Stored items

____________

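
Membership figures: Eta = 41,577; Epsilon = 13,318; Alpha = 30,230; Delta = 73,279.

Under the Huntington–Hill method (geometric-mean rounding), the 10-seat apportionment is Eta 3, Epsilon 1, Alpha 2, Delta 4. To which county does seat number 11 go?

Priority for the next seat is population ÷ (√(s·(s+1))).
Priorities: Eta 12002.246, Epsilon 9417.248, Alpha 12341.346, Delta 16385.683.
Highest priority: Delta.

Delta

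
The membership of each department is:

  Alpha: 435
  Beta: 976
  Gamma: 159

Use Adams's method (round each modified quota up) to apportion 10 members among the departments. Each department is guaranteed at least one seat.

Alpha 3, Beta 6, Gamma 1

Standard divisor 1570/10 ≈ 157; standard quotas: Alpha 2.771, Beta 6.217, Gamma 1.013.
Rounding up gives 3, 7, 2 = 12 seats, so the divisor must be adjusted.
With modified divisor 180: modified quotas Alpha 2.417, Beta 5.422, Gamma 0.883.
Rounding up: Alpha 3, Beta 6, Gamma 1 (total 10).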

____________

Aim of the exercise =
Exactly the lines from the one holding "Under the Huntington–Hill" through the end of the data are to be repeated, with both ends included.

Output for this task =
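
Under the Huntington–Hill method (geometric-mean rounding), the 10-seat apportionment is Eta 3, Epsilon 1, Alpha 2, Delta 4. To which county does seat number 11 go?

Priority for the next seat is population ÷ (√(s·(s+1))).
Priorities: Eta 12002.246, Epsilon 9417.248, Alpha 12341.346, Delta 16385.683.
Highest priority: Delta.

Delta

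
The membership of each department is:

  Alpha: 435
  Beta: 976
  Gamma: 159

Use Adams's method (round each modified quota up) to apportion 10 members among the departments. Each department is guaranteed at least one seat.

Alpha 3, Beta 6, Gamma 1

Standard divisor 1570/10 ≈ 157; standard quotas: Alpha 2.771, Beta 6.217, Gamma 1.013.
Rounding up gives 3, 7, 2 = 12 seats, so the divisor must be adjusted.
With modified divisor 180: modified quotas Alpha 2.417, Beta 5.422, Gamma 0.883.
Rounding up: Alpha 3, Beta 6, Gamma 1 (total 10).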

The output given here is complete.